TASK DESCRIPTION | Each line below from the one containing "- GPA = 3.4" through the one containing "- leadership role held: yes" is to be given again exactly, and no line outside that span.

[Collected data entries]
Start of Block

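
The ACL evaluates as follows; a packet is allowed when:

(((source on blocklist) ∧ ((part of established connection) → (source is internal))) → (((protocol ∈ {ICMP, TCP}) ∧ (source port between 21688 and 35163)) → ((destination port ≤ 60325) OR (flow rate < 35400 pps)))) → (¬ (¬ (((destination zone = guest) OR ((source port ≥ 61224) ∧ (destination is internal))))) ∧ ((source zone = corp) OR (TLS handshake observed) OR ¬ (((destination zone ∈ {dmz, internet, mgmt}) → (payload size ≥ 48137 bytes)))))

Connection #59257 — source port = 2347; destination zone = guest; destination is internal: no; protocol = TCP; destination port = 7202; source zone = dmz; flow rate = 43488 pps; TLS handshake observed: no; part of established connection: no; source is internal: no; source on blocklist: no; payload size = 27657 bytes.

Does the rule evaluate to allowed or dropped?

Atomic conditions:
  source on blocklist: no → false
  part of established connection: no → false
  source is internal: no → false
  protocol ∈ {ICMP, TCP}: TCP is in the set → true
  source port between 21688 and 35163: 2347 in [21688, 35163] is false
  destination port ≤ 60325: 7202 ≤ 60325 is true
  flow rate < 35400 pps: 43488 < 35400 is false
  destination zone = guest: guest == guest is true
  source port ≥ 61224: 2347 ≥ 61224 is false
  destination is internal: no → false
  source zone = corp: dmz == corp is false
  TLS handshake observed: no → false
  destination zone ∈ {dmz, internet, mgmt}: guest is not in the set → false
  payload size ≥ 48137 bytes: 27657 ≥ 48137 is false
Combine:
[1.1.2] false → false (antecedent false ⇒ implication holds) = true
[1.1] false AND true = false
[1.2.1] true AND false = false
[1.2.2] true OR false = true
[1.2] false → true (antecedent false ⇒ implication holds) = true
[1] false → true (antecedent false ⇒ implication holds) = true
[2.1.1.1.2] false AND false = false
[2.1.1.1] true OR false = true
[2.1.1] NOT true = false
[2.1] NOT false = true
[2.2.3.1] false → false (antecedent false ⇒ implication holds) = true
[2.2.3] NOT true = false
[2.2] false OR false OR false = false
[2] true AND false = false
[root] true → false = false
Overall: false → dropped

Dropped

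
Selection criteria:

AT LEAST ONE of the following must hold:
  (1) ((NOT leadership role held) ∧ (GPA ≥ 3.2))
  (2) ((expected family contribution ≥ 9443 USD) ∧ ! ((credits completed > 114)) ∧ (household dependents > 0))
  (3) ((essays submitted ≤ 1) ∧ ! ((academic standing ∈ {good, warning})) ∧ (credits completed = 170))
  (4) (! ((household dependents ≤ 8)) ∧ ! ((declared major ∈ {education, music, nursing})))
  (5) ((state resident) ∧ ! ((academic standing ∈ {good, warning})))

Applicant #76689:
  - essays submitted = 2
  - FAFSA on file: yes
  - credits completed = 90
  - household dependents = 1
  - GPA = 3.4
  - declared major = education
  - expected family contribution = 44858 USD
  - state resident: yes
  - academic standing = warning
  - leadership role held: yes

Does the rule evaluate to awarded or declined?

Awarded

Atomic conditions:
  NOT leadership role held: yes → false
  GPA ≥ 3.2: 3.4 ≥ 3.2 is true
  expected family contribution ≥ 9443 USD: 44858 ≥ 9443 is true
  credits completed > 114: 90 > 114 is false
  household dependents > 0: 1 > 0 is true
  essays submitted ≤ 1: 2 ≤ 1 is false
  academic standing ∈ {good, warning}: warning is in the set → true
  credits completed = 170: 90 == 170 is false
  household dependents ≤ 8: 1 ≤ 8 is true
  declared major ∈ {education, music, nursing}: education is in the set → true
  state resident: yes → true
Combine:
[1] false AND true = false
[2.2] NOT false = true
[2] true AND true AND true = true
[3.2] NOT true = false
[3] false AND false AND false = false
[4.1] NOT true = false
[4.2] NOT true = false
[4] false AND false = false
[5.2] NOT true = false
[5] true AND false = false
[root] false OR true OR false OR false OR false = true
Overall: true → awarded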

End of Block
Start of Block

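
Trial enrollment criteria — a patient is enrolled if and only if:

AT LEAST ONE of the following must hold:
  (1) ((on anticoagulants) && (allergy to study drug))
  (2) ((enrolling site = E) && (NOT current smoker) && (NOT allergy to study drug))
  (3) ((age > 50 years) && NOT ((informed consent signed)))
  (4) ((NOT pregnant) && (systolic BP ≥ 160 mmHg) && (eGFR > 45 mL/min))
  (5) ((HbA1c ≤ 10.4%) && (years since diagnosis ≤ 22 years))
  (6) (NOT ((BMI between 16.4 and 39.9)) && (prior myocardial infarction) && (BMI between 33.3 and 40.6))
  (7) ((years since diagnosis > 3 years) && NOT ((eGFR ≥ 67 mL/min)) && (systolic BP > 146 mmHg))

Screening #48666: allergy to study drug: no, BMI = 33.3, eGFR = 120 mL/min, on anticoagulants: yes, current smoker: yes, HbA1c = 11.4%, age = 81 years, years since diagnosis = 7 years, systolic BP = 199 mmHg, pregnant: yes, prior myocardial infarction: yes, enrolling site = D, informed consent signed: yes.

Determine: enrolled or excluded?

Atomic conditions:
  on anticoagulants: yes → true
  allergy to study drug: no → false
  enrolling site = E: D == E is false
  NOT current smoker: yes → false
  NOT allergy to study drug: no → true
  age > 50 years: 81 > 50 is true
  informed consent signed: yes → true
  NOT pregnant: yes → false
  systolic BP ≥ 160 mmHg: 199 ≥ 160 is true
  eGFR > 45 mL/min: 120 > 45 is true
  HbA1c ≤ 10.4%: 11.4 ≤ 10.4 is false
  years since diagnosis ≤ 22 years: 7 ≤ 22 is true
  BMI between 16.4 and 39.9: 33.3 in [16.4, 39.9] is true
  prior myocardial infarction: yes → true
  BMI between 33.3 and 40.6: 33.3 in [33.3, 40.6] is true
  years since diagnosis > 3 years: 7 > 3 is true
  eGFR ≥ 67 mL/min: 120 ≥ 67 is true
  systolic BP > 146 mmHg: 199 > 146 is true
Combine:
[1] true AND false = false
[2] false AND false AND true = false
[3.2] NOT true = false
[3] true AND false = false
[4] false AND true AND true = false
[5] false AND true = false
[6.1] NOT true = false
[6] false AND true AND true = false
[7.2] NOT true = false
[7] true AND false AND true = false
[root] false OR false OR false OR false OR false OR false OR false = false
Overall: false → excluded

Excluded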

End of Block

ANSWER TO THIS TASK |
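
  - GPA = 3.4
  - declared major = education
  - expected family contribution = 44858 USD
  - state resident: yes
  - academic standing = warning
  - leadership role held: yes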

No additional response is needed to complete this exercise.